START INPUT DATA

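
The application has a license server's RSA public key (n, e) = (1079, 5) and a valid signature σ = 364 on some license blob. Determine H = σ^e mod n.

520

σ^2 ≡ 364^2 = 132496 ≡ 858
σ^4 ≡ 858^2 = 736164 ≡ 286
5 = 4 + 1, so σ^5 ≡ 286·364 ≡ 520 (mod 1079)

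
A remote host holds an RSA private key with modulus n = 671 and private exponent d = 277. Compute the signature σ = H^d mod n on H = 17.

H^2 ≡ 17^2 = 289
H^4 ≡ 289^2 = 83521 ≡ 317
H^8 ≡ 317^2 = 100489 ≡ 510
H^16 ≡ 510^2 = 260100 ≡ 423
H^32 ≡ 423^2 = 178929 ≡ 443
H^64 ≡ 443^2 = 196249 ≡ 317
H^128 ≡ 317^2 = 100489 ≡ 510
H^256 ≡ 510^2 = 260100 ≡ 423
277 = 256 + 16 + 4 + 1, so H^277 ≡ 423·423·317·17 ≡ 580 (mod 671)

580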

END INPUT DATA

WHAT IS BEING ASKED - Each record must be transcribed word for word.

WRITTEN SOLUTION -
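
The application has a license server's RSA public key (n, e) = (1079, 5) and a valid signature σ = 364 on some license blob. Determine H = σ^e mod n.

520

σ^2 ≡ 364^2 = 132496 ≡ 858
σ^4 ≡ 858^2 = 736164 ≡ 286
5 = 4 + 1, so σ^5 ≡ 286·364 ≡ 520 (mod 1079)

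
A remote host holds an RSA private key with modulus n = 671 and private exponent d = 277. Compute the signature σ = H^d mod n on H = 17.

H^2 ≡ 17^2 = 289
H^4 ≡ 289^2 = 83521 ≡ 317
H^8 ≡ 317^2 = 100489 ≡ 510
H^16 ≡ 510^2 = 260100 ≡ 423
H^32 ≡ 423^2 = 178929 ≡ 443
H^64 ≡ 443^2 = 196249 ≡ 317
H^128 ≡ 317^2 = 100489 ≡ 510
H^256 ≡ 510^2 = 260100 ≡ 423
277 = 256 + 16 + 4 + 1, so H^277 ≡ 423·423·317·17 ≡ 580 (mod 671)

580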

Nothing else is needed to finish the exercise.